▸ EXERCISE DESCRIPTION
Using the records below, copy out exactly the line that contains "A cyclohexane carries an" and every line that follows it, up to and including the last, and no others.

▸ INPUT FOR THIS TASK
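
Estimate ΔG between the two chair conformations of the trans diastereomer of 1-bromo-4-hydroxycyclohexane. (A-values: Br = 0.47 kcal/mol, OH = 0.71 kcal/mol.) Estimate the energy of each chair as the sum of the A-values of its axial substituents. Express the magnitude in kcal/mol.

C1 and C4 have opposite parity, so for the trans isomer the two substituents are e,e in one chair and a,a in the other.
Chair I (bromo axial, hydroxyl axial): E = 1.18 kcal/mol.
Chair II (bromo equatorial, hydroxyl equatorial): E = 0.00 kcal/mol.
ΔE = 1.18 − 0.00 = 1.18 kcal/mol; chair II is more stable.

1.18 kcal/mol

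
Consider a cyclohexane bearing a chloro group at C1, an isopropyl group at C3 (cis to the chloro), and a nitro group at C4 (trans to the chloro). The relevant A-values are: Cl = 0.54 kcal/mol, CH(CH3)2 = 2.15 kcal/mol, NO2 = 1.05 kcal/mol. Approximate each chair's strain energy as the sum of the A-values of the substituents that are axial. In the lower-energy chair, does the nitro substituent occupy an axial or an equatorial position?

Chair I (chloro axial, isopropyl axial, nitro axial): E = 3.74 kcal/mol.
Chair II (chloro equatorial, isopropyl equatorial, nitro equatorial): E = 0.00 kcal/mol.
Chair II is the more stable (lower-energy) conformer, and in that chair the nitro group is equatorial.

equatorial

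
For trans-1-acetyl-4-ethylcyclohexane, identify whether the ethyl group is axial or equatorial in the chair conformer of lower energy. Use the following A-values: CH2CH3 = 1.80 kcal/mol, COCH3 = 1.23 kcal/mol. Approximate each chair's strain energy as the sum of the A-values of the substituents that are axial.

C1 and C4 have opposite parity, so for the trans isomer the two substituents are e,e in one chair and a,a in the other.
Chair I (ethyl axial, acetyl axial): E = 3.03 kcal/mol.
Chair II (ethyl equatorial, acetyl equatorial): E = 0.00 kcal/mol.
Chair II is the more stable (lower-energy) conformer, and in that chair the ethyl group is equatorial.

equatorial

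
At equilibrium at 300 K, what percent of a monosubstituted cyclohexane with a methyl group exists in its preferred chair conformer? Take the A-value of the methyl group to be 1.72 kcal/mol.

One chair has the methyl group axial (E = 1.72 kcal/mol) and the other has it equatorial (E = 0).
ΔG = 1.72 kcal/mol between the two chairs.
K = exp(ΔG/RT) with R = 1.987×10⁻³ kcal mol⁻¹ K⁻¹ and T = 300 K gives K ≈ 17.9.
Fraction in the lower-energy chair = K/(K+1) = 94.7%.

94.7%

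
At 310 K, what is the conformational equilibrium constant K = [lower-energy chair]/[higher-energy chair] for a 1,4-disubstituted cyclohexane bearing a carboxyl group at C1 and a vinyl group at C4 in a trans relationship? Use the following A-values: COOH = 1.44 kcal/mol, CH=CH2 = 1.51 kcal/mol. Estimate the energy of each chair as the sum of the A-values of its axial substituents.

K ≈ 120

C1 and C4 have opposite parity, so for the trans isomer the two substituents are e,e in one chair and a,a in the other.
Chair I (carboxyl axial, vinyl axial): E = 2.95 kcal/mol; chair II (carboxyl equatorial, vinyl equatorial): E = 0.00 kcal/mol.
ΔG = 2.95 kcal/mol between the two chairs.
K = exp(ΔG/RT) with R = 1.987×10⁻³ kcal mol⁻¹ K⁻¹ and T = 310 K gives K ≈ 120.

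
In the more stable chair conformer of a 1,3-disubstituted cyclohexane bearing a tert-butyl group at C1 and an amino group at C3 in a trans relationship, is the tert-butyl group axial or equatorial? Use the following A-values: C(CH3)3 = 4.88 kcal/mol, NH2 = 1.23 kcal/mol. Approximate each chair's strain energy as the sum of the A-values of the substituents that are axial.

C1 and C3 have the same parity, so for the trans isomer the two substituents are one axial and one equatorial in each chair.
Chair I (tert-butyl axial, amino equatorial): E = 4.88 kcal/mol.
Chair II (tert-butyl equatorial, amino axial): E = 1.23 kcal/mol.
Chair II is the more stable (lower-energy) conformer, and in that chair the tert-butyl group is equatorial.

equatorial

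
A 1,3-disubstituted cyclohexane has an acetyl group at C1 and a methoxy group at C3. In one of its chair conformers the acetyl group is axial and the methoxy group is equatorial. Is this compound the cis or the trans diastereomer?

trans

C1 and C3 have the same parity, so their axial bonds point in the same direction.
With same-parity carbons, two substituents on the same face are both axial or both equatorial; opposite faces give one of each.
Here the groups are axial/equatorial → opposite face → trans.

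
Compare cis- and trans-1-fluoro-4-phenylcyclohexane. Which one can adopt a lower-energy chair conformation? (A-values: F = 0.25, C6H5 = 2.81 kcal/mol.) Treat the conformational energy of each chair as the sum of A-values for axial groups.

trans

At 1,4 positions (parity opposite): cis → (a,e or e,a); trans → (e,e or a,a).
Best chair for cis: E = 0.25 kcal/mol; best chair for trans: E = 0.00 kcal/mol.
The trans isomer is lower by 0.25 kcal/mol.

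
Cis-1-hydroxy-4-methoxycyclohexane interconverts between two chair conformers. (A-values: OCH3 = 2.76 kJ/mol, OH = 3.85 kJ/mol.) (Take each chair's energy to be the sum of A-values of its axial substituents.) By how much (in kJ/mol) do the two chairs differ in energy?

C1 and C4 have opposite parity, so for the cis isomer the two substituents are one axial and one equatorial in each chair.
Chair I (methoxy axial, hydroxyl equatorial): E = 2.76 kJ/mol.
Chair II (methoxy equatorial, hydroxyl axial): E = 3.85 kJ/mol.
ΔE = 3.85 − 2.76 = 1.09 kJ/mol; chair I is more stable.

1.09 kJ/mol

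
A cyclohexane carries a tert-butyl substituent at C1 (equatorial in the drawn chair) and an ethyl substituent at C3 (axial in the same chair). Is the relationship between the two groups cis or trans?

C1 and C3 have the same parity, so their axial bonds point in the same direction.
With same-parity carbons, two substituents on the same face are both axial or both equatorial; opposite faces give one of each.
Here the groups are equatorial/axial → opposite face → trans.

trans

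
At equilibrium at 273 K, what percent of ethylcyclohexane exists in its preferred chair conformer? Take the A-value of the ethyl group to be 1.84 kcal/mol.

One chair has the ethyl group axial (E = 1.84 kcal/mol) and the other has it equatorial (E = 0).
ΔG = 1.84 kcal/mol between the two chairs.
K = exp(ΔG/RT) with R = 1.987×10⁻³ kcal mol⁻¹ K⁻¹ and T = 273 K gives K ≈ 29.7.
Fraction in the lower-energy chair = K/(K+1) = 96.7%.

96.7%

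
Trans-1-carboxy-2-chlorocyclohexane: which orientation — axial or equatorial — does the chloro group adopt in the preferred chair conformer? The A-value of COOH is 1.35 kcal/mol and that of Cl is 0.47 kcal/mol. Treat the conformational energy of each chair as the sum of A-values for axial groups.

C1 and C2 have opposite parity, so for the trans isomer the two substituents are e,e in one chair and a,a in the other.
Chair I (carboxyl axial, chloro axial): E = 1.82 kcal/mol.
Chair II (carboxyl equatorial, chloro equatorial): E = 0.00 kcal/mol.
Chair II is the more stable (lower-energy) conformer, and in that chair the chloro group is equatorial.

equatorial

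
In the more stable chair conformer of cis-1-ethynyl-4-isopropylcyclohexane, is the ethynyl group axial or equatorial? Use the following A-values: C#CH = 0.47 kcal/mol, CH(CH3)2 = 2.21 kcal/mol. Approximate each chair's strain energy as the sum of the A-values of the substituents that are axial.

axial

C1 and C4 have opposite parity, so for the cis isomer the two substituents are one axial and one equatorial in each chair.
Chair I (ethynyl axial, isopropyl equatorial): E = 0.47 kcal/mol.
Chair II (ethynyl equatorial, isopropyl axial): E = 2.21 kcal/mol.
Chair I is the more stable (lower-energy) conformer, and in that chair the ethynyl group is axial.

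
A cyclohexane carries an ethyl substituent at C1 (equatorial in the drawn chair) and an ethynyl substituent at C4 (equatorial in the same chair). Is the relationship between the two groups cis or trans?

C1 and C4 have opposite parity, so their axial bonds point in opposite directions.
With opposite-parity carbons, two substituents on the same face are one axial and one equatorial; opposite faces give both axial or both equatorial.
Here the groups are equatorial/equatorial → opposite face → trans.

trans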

▸ PROBLEM SOLUTION
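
A cyclohexane carries an ethyl substituent at C1 (equatorial in the drawn chair) and an ethynyl substituent at C4 (equatorial in the same chair). Is the relationship between the two groups cis or trans?

C1 and C4 have opposite parity, so their axial bonds point in opposite directions.
With opposite-parity carbons, two substituents on the same face are one axial and one equatorial; opposite faces give both axial or both equatorial.
Here the groups are equatorial/equatorial → opposite face → trans.

trans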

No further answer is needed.